MATERIALS PROVIDED:

..............................

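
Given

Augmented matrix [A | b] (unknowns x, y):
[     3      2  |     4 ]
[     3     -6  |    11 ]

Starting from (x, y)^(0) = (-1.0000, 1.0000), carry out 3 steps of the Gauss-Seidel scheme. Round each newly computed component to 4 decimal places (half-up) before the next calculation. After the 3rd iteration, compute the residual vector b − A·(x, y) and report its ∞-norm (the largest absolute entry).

Iteration 1:
  x = (4 - (2)·1.0000) / (3) = 0.6667
  y = (11 - (3)·0.6667) / (-6) = -1.5000
Iteration 2:
  x = (4 - (2)·-1.5000) / (3) = 2.3333
  y = (11 - (3)·2.3333) / (-6) = -0.6667
Iteration 3:
  x = (4 - (2)·-0.6667) / (3) = 1.7778
  y = (11 - (3)·1.7778) / (-6) = -0.9444
Residual b − A·x = (0.5554, 0.0002); ∞-norm = 0.5554

0.5554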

..............................

TASK DESCRIPTION: Output nothing but the lines from the one containing "Augmented matrix [A" through the last line of the data, exactly as they stand.

ANSWER BELOW:
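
Augmented matrix [A | b] (unknowns x, y):
[     3      2  |     4 ]
[     3     -6  |    11 ]

Starting from (x, y)^(0) = (-1.0000, 1.0000), carry out 3 steps of the Gauss-Seidel scheme. Round each newly computed component to 4 decimal places (half-up) before the next calculation. After the 3rd iteration, compute the residual vector b − A·(x, y) and report its ∞-norm (the largest absolute entry).

Iteration 1:
  x = (4 - (2)·1.0000) / (3) = 0.6667
  y = (11 - (3)·0.6667) / (-6) = -1.5000
Iteration 2:
  x = (4 - (2)·-1.5000) / (3) = 2.3333
  y = (11 - (3)·2.3333) / (-6) = -0.6667
Iteration 3:
  x = (4 - (2)·-0.6667) / (3) = 1.7778
  y = (11 - (3)·1.7778) / (-6) = -0.9444
Residual b − A·x = (0.5554, 0.0002); ∞-norm = 0.5554

0.5554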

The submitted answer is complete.